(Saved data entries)
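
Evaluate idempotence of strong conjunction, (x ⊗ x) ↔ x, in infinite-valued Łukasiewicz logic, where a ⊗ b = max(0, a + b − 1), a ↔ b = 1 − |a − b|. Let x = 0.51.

0.51

x ⊗ x = max(0, 0.51 + 0.51 − 1) = max(0, 0.02) = 0.02
(x ⊗ x) ↔ x = 1 − |0.02 − 0.51| = 1 − 0.49 = 0.51
(The value 0.51 < 1 shows this instance is not satisfied; fails in Ł∞ since a ⊗ a = max(0, 2a−1) ≠ a in general.)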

● **AIM OF THE TASK**: The records above, in their entirety, need to be set down again exactly.

● **RESPONSE BOX**:
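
Evaluate idempotence of strong conjunction, (x ⊗ x) ↔ x, in infinite-valued Łukasiewicz logic, where a ⊗ b = max(0, a + b − 1), a ↔ b = 1 − |a − b|. Let x = 0.51.

0.51

x ⊗ x = max(0, 0.51 + 0.51 − 1) = max(0, 0.02) = 0.02
(x ⊗ x) ↔ x = 1 − |0.02 − 0.51| = 1 − 0.49 = 0.51
(The value 0.51 < 1 shows this instance is not satisfied; fails in Ł∞ since a ⊗ a = max(0, 2a−1) ≠ a in general.)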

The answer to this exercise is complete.